### AIM OF THE EXERCISE
Each of the records must appear again, exactly as it was written.

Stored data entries
=-=-=-=-=

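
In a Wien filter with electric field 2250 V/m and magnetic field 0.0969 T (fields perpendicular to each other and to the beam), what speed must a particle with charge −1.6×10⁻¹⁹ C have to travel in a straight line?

For undeflected motion the electric and magnetic forces balance: qE = qvB.
v = E/B = 2250/0.0969 = 2.32×10⁴ m/s.
The result is independent of the particle's charge and mass.

v = 2.32×10⁴ m/s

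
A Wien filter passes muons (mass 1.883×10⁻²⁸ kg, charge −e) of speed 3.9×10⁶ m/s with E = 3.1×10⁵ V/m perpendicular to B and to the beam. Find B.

Balance of forces in the selector: qE = qvB ⇒ B = E/v.
B = 3.1×10⁵/3.9×10⁶ = 0.079 T.

B = 0.079 T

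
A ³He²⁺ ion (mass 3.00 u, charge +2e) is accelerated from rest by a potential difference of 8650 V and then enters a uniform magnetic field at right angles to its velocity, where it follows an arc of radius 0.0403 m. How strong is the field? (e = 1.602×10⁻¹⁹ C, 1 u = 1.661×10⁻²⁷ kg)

v = √(2|q|V/m) = √(2·3.204×10⁻¹⁹·8650/4.983×10⁻²⁷) ≈ 1.055×10⁶ m/s.
B = mv/(|q|r) = (4.983×10⁻²⁷)(1.055×10⁶)/((3.204×10⁻¹⁹)(0.0403)) ≈ 0.407 T.

B ≈ 0.407 T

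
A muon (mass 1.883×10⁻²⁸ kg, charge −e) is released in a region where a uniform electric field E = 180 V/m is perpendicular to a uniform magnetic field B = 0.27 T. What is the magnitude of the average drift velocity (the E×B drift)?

The E×B drift speed is v_d = E/B.
v_d = 180/0.27 = 670 m/s.

v_d ≈ 670 m/s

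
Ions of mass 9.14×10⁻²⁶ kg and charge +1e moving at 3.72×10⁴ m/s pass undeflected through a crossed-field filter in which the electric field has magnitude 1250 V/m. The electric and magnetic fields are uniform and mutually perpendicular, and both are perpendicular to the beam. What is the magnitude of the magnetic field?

Balance of forces in the selector: qE = qvB ⇒ B = E/v.
B = 1250/3.72×10⁴ = 0.0336 T.

B = 0.0336 T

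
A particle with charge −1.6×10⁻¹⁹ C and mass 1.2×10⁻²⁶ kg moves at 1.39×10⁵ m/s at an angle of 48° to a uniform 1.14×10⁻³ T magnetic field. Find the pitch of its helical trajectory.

p ≈ 38.4 m

v∥ = v cosθ = 1.39×10⁵·cos48° ≈ 9.301×10⁴ m/s.
T = 2πm/(|q|B) = 2π(1.2×10⁻²⁶)/((1.6×10⁻¹⁹)(1.14×10⁻³)) ≈ 4.134×10⁻⁴ s.
pitch = v∥ T = (9.301×10⁴)(4.134×10⁻⁴) ≈ 38.4 m.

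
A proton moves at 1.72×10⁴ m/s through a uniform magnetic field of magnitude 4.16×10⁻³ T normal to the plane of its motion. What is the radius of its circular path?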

=-=-=-=-=

### COMPLETED EXERCISE
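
In a Wien filter with electric field 2250 V/m and magnetic field 0.0969 T (fields perpendicular to each other and to the beam), what speed must a particle with charge −1.6×10⁻¹⁹ C have to travel in a straight line?

For undeflected motion the electric and magnetic forces balance: qE = qvB.
v = E/B = 2250/0.0969 = 2.32×10⁴ m/s.
The result is independent of the particle's charge and mass.

v = 2.32×10⁴ m/s

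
A Wien filter passes muons (mass 1.883×10⁻²⁸ kg, charge −e) of speed 3.9×10⁶ m/s with E = 3.1×10⁵ V/m perpendicular to B and to the beam. Find B.

Balance of forces in the selector: qE = qvB ⇒ B = E/v.
B = 3.1×10⁵/3.9×10⁶ = 0.079 T.

B = 0.079 T

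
A ³He²⁺ ion (mass 3.00 u, charge +2e) is accelerated from rest by a potential difference of 8650 V and then enters a uniform magnetic field at right angles to its velocity, where it follows an arc of radius 0.0403 m. How strong is the field? (e = 1.602×10⁻¹⁹ C, 1 u = 1.661×10⁻²⁷ kg)

v = √(2|q|V/m) = √(2·3.204×10⁻¹⁹·8650/4.983×10⁻²⁷) ≈ 1.055×10⁶ m/s.
B = mv/(|q|r) = (4.983×10⁻²⁷)(1.055×10⁶)/((3.204×10⁻¹⁹)(0.0403)) ≈ 0.407 T.

B ≈ 0.407 T

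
A muon (mass 1.883×10⁻²⁸ kg, charge −e) is released in a region where a uniform electric field E = 180 V/m is perpendicular to a uniform magnetic field B = 0.27 T. What is the magnitude of the average drift velocity (the E×B drift)?

The E×B drift speed is v_d = E/B.
v_d = 180/0.27 = 670 m/s.

v_d ≈ 670 m/s

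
Ions of mass 9.14×10⁻²⁶ kg and charge +1e moving at 3.72×10⁴ m/s pass undeflected through a crossed-field filter in which the electric field has magnitude 1250 V/m. The electric and magnetic fields are uniform and mutually perpendicular, and both are perpendicular to the beam. What is the magnitude of the magnetic field?

Balance of forces in the selector: qE = qvB ⇒ B = E/v.
B = 1250/3.72×10⁴ = 0.0336 T.

B = 0.0336 T

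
A particle with charge −1.6×10⁻¹⁹ C and mass 1.2×10⁻²⁶ kg moves at 1.39×10⁵ m/s at an angle of 48° to a uniform 1.14×10⁻³ T magnetic field. Find the pitch of its helical trajectory.

p ≈ 38.4 m

v∥ = v cosθ = 1.39×10⁵·cos48° ≈ 9.301×10⁴ m/s.
T = 2πm/(|q|B) = 2π(1.2×10⁻²⁶)/((1.6×10⁻¹⁹)(1.14×10⁻³)) ≈ 4.134×10⁻⁴ s.
pitch = v∥ T = (9.301×10⁴)(4.134×10⁻⁴) ≈ 38.4 m.

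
A proton moves at 1.72×10⁴ m/s through a uniform magnetic field of magnitude 4.16×10⁻³ T normal to the plane of its motion. What is the radius of its circular path?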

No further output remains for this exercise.